• _MATERIALS PROVIDED_:
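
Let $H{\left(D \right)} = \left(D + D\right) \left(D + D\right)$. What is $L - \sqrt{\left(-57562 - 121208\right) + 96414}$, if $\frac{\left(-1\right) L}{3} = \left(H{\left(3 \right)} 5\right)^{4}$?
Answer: $-3149280000 - 2 i \sqrt{20589} \approx -3.1493 \cdot 10^{9} - 286.98 i$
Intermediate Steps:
$H{\left(D \right)} = 4 D^{2}$ ($H{\left(D \right)} = 2 D 2 D = 4 D^{2}$)
$L = -3149280000$ ($L = - 3 \left(4 \cdot 3^{2} \cdot 5\right)^{4} = - 3 \left(4 \cdot 9 \cdot 5\right)^{4} = - 3 \left(36 \cdot 5\right)^{4} = - 3 \cdot 180^{4} = \left(-3\right) 1049760000 = -3149280000$)
$L - \sqrt{\left(-57562 - 121208\right) + 96414} = -3149280000 - \sqrt{\left(-57562 - 121208\right) + 96414} = -3149280000 - \sqrt{-178770 + 96414} = -3149280000 - \sqrt{-82356} = -3149280000 - 2 i \sqrt{20589}$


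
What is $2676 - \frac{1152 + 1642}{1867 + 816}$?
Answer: $\frac{7176914}{2683} \approx 2675.0$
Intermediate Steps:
$2676 - \frac{1152 + 1642}{1867 + 816} = 2676 - \frac{2794}{2683} = \frac{7176914}{2683}$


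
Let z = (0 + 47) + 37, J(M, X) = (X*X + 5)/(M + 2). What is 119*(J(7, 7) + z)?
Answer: 10710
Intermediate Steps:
J(M, X) = (5 + X²)/(2 + M) (J(M, X) = (X² + 5)/(2 + M) = (5 + X²)/(2 + M))
z = 84 (z = 47 + 37 = 84)
119*(J(7, 7) + z) = 119*((5 + 7²)/(2 + 7) + 84) = 119*((5 + 49)/9 + 84) = 119*((⅑)*54 + 84) = 119*(6 + 84) = 119*90 = 10710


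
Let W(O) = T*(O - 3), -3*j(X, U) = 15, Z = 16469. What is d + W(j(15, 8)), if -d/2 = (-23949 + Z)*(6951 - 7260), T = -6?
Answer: -4622592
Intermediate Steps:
j(X, U) = -5 (j(X, U) = -⅓*15 = -5)
W(O) = 18 - 6*O (W(O) = -6*(O - 3) = -6*(-3 + O) = 18 - 6*O)
d = -4622640 (d = -2*(-23949 + 16469)*(6951 - 7260) = -(-14960)*(-309) = -2*2311320 = -4622640)
d + W(j(15, 8)) = -4622640 + (18 - 6*(-5)) = -4622640 + (18 + 30) = -4622640 + 48 = -4622592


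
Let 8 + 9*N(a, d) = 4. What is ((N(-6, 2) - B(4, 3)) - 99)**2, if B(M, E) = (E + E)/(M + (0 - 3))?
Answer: 900601/81 ≈ 11119.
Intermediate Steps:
N(a, d) = -4/9 (N(a, d) = -8/9 + (1/9)*4 = -8/9 + 4/9 = -4/9)
B(M, E) = 2*E/(-3 + M) (B(M, E) = (2*E)/(M - 3) = (2*E)/(-3 + M) = 2*E/(-3 + M))
((N(-6, 2) - B(4, 3)) - 99)**2 = ((-4/9 - 2*3/(-3 + 4)) - 99)**2 = ((-4/9 - 2*3/1) - 99)**2 = ((-4/9 - 2*3) - 99)**2 = ((-4/9 - 1*6) - 99)**2 = ((-4/9 - 6) - 99)**2 = (-58/9 - 99)**2 = (-949/9)**2 = 900601/81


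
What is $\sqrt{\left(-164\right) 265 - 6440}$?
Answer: $10 i \sqrt{499} \approx 223.38 i$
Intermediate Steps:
$\sqrt{\left(-164\right) 265 - 6440} = \sqrt{-43460 - 6440} = \sqrt{-49900} = 10 i \sqrt{499}$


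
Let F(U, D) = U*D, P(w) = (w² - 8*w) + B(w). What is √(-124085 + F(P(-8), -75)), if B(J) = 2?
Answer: I*√133835 ≈ 365.83*I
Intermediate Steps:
P(w) = 2 + w² - 8*w (P(w) = (w² - 8*w) + 2 = 2 + w² - 8*w)
F(U, D) = D*U
√(-124085 + F(P(-8), -75)) = √(-124085 - 75*(2 + (-8)² - 8*(-8))) = √(-124085 - 75*(2 + 64 + 64)) = √(-124085 - 75*130) = √(-124085 - 9750) = √(-133835) = I*√133835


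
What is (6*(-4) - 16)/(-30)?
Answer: 4/3 ≈ 1.3333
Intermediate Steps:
(6*(-4) - 16)/(-30) = (-24 - 16)*(-1/30) = -40*(-1/30) = 4/3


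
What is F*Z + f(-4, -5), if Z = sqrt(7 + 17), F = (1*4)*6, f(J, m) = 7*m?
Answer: -35 + 48*sqrt(6) ≈ 82.576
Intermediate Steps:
F = 24 (F = 4*6 = 24)
Z = 2*sqrt(6) (Z = sqrt(24) = 2*sqrt(6) ≈ 4.8990)
F*Z + f(-4, -5) = 24*(2*sqrt(6)) + 7*(-5) = 48*sqrt(6) - 35 = -35 + 48*sqrt(6)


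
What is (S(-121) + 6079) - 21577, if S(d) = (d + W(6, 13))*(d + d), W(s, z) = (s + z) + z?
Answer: 6040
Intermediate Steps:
W(s, z) = s + 2*z
S(d) = 2*d*(32 + d) (S(d) = (d + (6 + 2*13))*(d + d) = (d + (6 + 26))*(2*d) = (d + 32)*(2*d) = (32 + d)*(2*d) = 2*d*(32 + d))
(S(-121) + 6079) - 21577 = (2*(-121)*(32 - 121) + 6079) - 21577 = (2*(-121)*(-89) + 6079) - 21577 = (21538 + 6079) - 21577 = 27617 - 21577 = 6040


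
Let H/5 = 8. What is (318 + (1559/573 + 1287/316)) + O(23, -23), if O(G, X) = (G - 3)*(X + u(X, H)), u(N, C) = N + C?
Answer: 37081559/181068 ≈ 204.79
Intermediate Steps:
H = 40 (H = 5*8 = 40)
u(N, C) = C + N
O(G, X) = (-3 + G)*(40 + 2*X) (O(G, X) = (G - 3)*(X + (40 + X)) = (-3 + G)*(40 + 2*X))
(318 + (1559/573 + 1287/316)) + O(23, -23) = (318 + (1559/573 + 1287/316)) + (-120 - 6*(-23) + 23*(-23) + 23*(40 - 23)) = (318 + (1559*(1/573) + 1287*(1/316))) + (-120 + 138 - 529 + 23*17) = (318 + (1559/573 + 1287/316)) + (-120 + 138 - 529 + 391) = (318 + 1230095/181068) - 120 = 58809719/181068 - 120 = 37081559/181068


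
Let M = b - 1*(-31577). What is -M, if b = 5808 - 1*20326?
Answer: -17059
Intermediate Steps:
b = -14518 (b = 5808 - 20326 = -14518)
M = 17059 (M = -14518 - 1*(-31577) = -14518 + 31577 = 17059)
-M = -1*17059 = -17059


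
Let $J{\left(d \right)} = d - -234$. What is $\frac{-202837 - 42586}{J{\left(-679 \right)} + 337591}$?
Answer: $- \frac{245423}{337146} \approx -0.72794$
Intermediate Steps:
$J{\left(d \right)} = 234 + d$ ($J{\left(d \right)} = d + 234 = 234 + d$)
$\frac{-202837 - 42586}{J{\left(-679 \right)} + 337591} = \frac{-202837 - 42586}{\left(234 - 679\right) + 337591} = - \frac{245423}{-445 + 337591} = - \frac{245423}{337146}$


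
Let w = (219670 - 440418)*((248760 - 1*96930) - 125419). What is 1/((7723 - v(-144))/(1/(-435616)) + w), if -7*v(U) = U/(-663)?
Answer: -1547/14223816179980 ≈ -1.0876e-10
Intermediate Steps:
v(U) = U/4641 (v(U) = -U/(7*(-663)) = -U*(-1)/(7*663) = -(-1)*U/4641 = U/4641)
w = -5830175428 (w = -220748*((248760 - 96930) - 125419) = -220748*(151830 - 125419) = -220748*26411 = -5830175428)
1/((7723 - v(-144))/(1/(-435616)) + w) = 1/((7723 - (-144)/4641)/(1/(-435616)) - 5830175428) = 1/((7723 - 1*(-48/1547))/(-1/435616) - 5830175428) = 1/((7723 + 48/1547)*(-435616) - 5830175428) = 1/((11947529/1547)*(-435616) - 5830175428) = 1/(-5204534792864/1547 - 5830175428) = 1/(-14223816179980/1547) = -1547/14223816179980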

• _WHAT TO DO_: Of all the entries above, retype exactly the lines from the line with "- -234$. What" to the line with "Answer: -1547/14223816179980 ≈ -1.0876e-10", both included, and no others.

• _FINAL ANSWER_:
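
Let $J{\left(d \right)} = d - -234$. What is $\frac{-202837 - 42586}{J{\left(-679 \right)} + 337591}$?
Answer: $- \frac{245423}{337146} \approx -0.72794$
Intermediate Steps:
$J{\left(d \right)} = 234 + d$ ($J{\left(d \right)} = d + 234 = 234 + d$)
$\frac{-202837 - 42586}{J{\left(-679 \right)} + 337591} = \frac{-202837 - 42586}{\left(234 - 679\right) + 337591} = - \frac{245423}{-445 + 337591} = - \frac{245423}{337146}$


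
Let w = (219670 - 440418)*((248760 - 1*96930) - 125419). What is 1/((7723 - v(-144))/(1/(-435616)) + w), if -7*v(U) = U/(-663)?
Answer: -1547/14223816179980 ≈ -1.0876e-10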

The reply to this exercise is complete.